◆ DATA FOR REVIEW ◆
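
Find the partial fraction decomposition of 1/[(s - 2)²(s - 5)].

Cover-up at s=5: γ = 1/(5 - 2)² = 1/9. Cover-up at s=2: β = 1/(2 - 5) = -1/3. Comparing s² coeff: α = -γ = -1/9
Result: (-1/9)/(s - 2) - (1/3)/(s - 2)² + (1/9)/(s - 5)


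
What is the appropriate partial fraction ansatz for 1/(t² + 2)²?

Repeated quadratic factor: (At + B)/(t² + 2) + (Ct + D)/(t² + 2)²


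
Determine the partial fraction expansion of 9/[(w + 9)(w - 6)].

9/(w + 9)(w - 6) = A/(w + 9) + B/(w - 6). A = 9/(-9 - 6) = -3/5, B = 9/(6 + 9) = 3/5
Result: (-3/5)/(w + 9) + (3/5)/(w - 6)


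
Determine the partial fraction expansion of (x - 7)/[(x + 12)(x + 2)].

At x=-12: A = (1·(-12) - 7)/(-12 + 2) = 19/10. At x=-2: B = (1·(-2) - 7)/(-2 + 12) = -9/10
Result: (19/10)/(x + 12) - (9/10)/(x + 2)


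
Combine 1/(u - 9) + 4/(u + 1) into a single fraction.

Common denominator (u - 9)(u + 1). Numerator: 1(u + 1) + 4(u - 9) = (u + 1) + (4u - 36) = 5u - 35
Result: (5u - 35)/[(u - 9)(u + 1)]


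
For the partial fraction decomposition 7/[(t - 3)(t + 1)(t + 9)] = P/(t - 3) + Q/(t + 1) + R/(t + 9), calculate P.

Cover-up at t = 3: P = 7/[(3 + 1)(3 + 9)] = 7/[(4)(12)] = 7/48


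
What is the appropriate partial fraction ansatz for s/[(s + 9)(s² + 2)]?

Linear + irreducible quadratic: A/(s + 9) + (Bs + C)/(s² + 2)


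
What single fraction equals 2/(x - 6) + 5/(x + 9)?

Common denominator (x - 6)(x + 9). Numerator: 2(x + 9) + 5(x - 6) = (2x + 18) + (5x - 30) = 7x - 12
Result: (7x - 12)/[(x - 6)(x + 9)]


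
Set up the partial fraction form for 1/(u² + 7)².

Repeated quadratic factor: (Au + B)/(u² + 7) + (Cu + D)/(u² + 7)²


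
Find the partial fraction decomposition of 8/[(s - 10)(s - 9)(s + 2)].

Using cover-up method: A = 2/3, B = -8/11, C = 2/33
Result: (2/3)/(s - 10) - (8/11)/(s - 9) + (2/33)/(s + 2)


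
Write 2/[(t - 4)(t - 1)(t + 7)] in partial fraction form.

Using cover-up method: P = 2/33, Q = -1/12, R = 1/44
Result: (2/33)/(t - 4) - (1/12)/(t - 1) + (1/44)/(t + 7)


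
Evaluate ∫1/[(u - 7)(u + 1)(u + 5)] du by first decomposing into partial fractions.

Cover-up: P = 1/96, Q = -1/32, R = 1/48. Decomposition: (1/96)/(u - 7) - (1/32)/(u + 1) + (1/48)/(u + 5). Integrate each term: (1/96) ln|(u - 7)| - (1/32) ln|(u + 1)| + (1/48) ln|(u + 5)| + C


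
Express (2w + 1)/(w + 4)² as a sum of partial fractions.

(2w + 1) = α(w + 4) + β. At w = -4: β = 2·(-4) + 1 = -7. Coeff of w: α = 2
Result: 2/(w + 4) - 7/(w + 4)²


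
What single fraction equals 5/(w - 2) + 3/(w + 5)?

Common denominator (w - 2)(w + 5). Numerator: 5(w + 5) + 3(w - 2) = (5w + 25) + (3w - 6) = 8w + 19
Result: (8w + 19)/[(w - 2)(w + 5)]


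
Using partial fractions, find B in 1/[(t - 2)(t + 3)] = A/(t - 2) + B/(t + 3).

Cover-up at t = -3: B = 1/(-3 - 2) = -1/5


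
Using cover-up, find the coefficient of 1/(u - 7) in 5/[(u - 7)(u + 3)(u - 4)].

Cover (u - 7), set u=7: 5/[(7 + 3)(7 - 4)] = 1/6


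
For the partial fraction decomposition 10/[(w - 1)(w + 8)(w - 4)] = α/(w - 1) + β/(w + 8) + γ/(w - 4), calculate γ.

Cover-up at w = 4: γ = 10/[(4 - 1)(4 + 8)] = 10/[(3)(12)] = 10/36 = 5/18


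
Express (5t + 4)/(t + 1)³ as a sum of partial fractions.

(5t + 4) = P(t + 1)² + Q(t + 1) + R. At t = -1: R = 5·(-1) + 4 = -1. Coefficients: P = 0, Q = 5
Result: 5/(t + 1)² - 1/(t + 1)³


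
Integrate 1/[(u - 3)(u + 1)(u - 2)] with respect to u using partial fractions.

Cover-up: A = 1/4, B = 1/12, C = -1/3. Decomposition: (1/4)/(u - 3) + (1/12)/(u + 1) - (1/3)/(u - 2). Integrate each term: (1/4) ln|(u - 3)| + (1/12) ln|(u + 1)| - (1/3) ln|(u - 2)| + C


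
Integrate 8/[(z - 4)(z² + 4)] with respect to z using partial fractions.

Cover-up at z=4: A = 8/(4²+4) = 2/5. Coeff matching: B = -2/5, C = -8/5. Decomposition: (2/5)/(z - 4) - ((2/5)z + 8/5)/(z² + 4). Integrate: linear → ln, quadratic → (1/2)ln + arctan: (2/5) ln|(z - 4)| - (1/5) ln(z² + 4) - (4/5) arctan(z/2) + C


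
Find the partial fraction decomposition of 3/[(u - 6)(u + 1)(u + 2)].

Using cover-up method: A = 3/56, B = -3/7, C = 3/8
Result: (3/56)/(u - 6) - (3/7)/(u + 1) + (3/8)/(u + 2)


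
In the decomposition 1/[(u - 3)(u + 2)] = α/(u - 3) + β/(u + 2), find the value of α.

Cover-up at u = 3: α = 1/(3 + 2) = 1/5


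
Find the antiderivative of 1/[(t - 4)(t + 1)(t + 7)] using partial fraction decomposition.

Cover-up: α = 1/55, β = -1/30, γ = 1/66. Decomposition: (1/55)/(t - 4) - (1/30)/(t + 1) + (1/66)/(t + 7). Integrate each term: (1/55) ln|(t - 4)| - (1/30) ln|(t + 1)| + (1/66) ln|(t + 7)| + C


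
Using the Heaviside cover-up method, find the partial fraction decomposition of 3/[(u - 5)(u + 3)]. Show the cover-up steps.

Cover (u - 5): set u=5, get A = 3/(5 + 3) = 3/8. Cover (u + 3): set u=-3, get B = 3/(-3 - 5) = -3/8.
Result: (3/8)/(u - 5) - (3/8)/(u + 3)


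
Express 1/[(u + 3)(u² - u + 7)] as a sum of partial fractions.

Cover-up at u = -3: α = 1/((-3)² - 1·(-3) + 7) = 1/19. Then β = -α = -1/19, γ = -α·(-1 - 3) = 4/19
Result: (1/19)/(u + 3) - ((1/19)u - 4/19)/(u² - u + 7)


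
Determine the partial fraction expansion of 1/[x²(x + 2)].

Cover-up at x=-2: γ = 1/(-2 - 0)² = 1/4. Cover-up at x=0: β = 1/(0 + 2) = 1/2. Comparing x² coeff: α = -γ = -1/4
Result: (-1/4)/x + (1/2)/x² + (1/4)/(x + 2)


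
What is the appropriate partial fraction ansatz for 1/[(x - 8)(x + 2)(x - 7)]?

Three distinct linear factors: P/(x - 8) + Q/(x + 2) + R/(x - 7)


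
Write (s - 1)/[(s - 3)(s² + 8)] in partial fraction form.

At s=3: A = (1·3 - 1)/(3² + 8) = 2/17. B = -A = -2/17, C = 1 - 3·A = 11/17
Result: (2/17)/(s - 3) - ((2/17)s - 11/17)/(s² + 8)


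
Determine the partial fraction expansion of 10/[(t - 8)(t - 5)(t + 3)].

Using cover-up method: A = 10/33, B = -5/12, C = 5/44
Result: (10/33)/(t - 8) - (5/12)/(t - 5) + (5/44)/(t + 3)


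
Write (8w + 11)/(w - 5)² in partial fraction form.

(8w + 11) = A(w - 5) + B. At w = 5: B = 8·5 + 11 = 51. Coeff of w: A = 8
Result: 8/(w - 5) + 51/(w - 5)²


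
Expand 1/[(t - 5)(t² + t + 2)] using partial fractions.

Cover-up at t = 5: α = 1/(5² + 1·5 + 2) = 1/32. Then β = -α = -1/32, γ = -α·(1 + 5) = -3/16
Result: (1/32)/(t - 5) - ((1/32)t + 3/16)/(t² + t + 2)


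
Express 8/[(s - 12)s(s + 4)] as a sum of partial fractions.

Using cover-up method: α = 1/24, β = -1/6, γ = 1/8
Result: (1/24)/(s - 12) - (1/6)/s + (1/8)/(s + 4)


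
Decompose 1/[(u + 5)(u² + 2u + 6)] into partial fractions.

Cover-up at u = -5: P = 1/((-5)² + 2·(-5) + 6) = 1/21. Then Q = -P = -1/21, R = -P·(2 - 5) = 1/7
Result: (1/21)/(u + 5) - ((1/21)u - 1/7)/(u² + 2u + 6)


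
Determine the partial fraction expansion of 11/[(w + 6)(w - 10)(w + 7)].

Using cover-up method: A = -11/16, B = 11/272, C = 11/17
Result: (-11/16)/(w + 6) + (11/272)/(w - 10) + (11/17)/(w + 7)


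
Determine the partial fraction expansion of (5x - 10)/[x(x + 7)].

At x=0: A = (5·0 - 10)/(0 + 7) = -10/7. At x=-7: B = (5·(-7) - 10)/(-7 - 0) = 45/7
Result: (-10/7)/x + (45/7)/(x + 7)


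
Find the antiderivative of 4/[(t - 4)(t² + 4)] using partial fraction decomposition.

Cover-up at t=4: A = 4/(4²+4) = 1/5. Coeff matching: B = -1/5, C = -4/5. Decomposition: (1/5)/(t - 4) - ((1/5)t + 4/5)/(t² + 4). Integrate: linear → ln, quadratic → (1/2)ln + arctan: (1/5) ln|(t - 4)| - (1/10) ln(t² + 4) - (2/5) arctan(t/2) + C


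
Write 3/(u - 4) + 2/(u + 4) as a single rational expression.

Common denominator (u - 4)(u + 4). Numerator: 3(u + 4) + 2(u - 4) = (3u + 12) + (2u - 8) = 5u + 4
Result: (5u + 4)/[(u - 4)(u + 4)]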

◆ WHAT THE EXERCISE ASKS ◆
Respond with an exact reproduction of the lines running from the one that contains "Find the antiderivative of 4/[(t" through the end of the material.

◆ OUTPUT OF THE TASK ◆
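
Find the antiderivative of 4/[(t - 4)(t² + 4)] using partial fraction decomposition.

Cover-up at t=4: A = 4/(4²+4) = 1/5. Coeff matching: B = -1/5, C = -4/5. Decomposition: (1/5)/(t - 4) - ((1/5)t + 4/5)/(t² + 4). Integrate: linear → ln, quadratic → (1/2)ln + arctan: (1/5) ln|(t - 4)| - (1/10) ln(t² + 4) - (2/5) arctan(t/2) + C


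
Write 3/(u - 4) + 2/(u + 4) as a single rational expression.

Common denominator (u - 4)(u + 4). Numerator: 3(u + 4) + 2(u - 4) = (3u + 12) + (2u - 8) = 5u + 4
Result: (5u + 4)/[(u - 4)(u + 4)]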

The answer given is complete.